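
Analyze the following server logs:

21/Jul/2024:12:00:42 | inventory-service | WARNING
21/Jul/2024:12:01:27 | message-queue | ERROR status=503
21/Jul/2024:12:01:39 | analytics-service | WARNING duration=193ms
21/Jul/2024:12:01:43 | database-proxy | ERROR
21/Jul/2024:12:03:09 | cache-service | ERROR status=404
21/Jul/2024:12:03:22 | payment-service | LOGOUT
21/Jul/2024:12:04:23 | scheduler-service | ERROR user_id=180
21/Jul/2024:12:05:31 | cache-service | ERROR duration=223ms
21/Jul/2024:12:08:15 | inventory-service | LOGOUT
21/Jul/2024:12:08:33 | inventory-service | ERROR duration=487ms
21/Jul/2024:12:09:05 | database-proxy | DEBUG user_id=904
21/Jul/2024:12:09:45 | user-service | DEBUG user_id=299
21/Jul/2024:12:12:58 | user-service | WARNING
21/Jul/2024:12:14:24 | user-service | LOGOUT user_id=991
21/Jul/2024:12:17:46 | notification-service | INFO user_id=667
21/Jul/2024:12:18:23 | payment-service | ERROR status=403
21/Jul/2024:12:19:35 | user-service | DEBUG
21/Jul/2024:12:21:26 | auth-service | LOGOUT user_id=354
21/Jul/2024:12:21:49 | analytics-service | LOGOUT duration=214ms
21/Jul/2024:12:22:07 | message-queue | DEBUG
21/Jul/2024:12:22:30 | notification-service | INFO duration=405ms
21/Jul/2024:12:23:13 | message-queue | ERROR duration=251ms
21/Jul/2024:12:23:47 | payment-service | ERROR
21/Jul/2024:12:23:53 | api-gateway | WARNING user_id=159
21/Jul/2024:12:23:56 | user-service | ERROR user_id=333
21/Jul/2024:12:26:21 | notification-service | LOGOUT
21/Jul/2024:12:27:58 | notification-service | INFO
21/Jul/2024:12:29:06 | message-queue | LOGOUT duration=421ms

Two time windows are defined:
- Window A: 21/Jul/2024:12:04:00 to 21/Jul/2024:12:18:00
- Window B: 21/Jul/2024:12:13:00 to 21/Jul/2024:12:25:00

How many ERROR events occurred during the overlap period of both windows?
0

To find overlap events:

1. Window A: 21/Jul/2024:12:04:00 to 21/Jul/2024:12:18:00
2. Window B: 21/Jul/2024:12:13:00 to 21/Jul/2024:12:25:00
3. Overlap period: 21/Jul/2024:12:13:00 to 21/Jul/2024:12:18:00
4. Count ERROR events in overlap: 0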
○ ○ ○
§ **What the exercise asks**
Going back to the entries above, set down exactly the lines that begin at the one with "21/Jul/2024:12:08:33 | inventory-service" and end at the one with "21/Jul/2024:12:22:07 | message-queue | DEBUG", both included, and nothing else.

§ **Exercise output**
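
21/Jul/2024:12:08:33 | inventory-service | ERROR duration=487ms
21/Jul/2024:12:09:05 | database-proxy | DEBUG user_id=904
21/Jul/2024:12:09:45 | user-service | DEBUG user_id=299
21/Jul/2024:12:12:58 | user-service | WARNING
21/Jul/2024:12:14:24 | user-service | LOGOUT user_id=991
21/Jul/2024:12:17:46 | notification-service | INFO user_id=667
21/Jul/2024:12:18:23 | payment-service | ERROR status=403
21/Jul/2024:12:19:35 | user-service | DEBUG
21/Jul/2024:12:21:26 | auth-service | LOGOUT user_id=354
21/Jul/2024:12:21:49 | analytics-service | LOGOUT duration=214ms
21/Jul/2024:12:22:07 | message-queue | DEBUG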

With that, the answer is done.